→ **To do**:
Determine how many lines in the records hold "below", and give that number with nothing added.

→ **Extracted records**:
◇ ◇ ◇ ◇
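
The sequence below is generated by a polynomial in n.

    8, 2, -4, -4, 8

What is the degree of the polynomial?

D1: -6, -6, 0, 12
D2: 0, 6, 12
D3: 6, 6
The third differences are constant, so the polynomial has degree 3.

3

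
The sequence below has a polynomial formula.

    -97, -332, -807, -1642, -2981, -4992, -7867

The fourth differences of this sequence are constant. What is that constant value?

-24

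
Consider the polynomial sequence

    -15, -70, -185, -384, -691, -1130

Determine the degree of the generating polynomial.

First differences: -55, -115, -199, -307, -439
Second differences: -60, -84, -108, -132
Third differences: -24, -24, -24
The third differences are constant, so the polynomial has degree 3.

3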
◇ ◇ ◇ ◇
→ **Task answer**:
2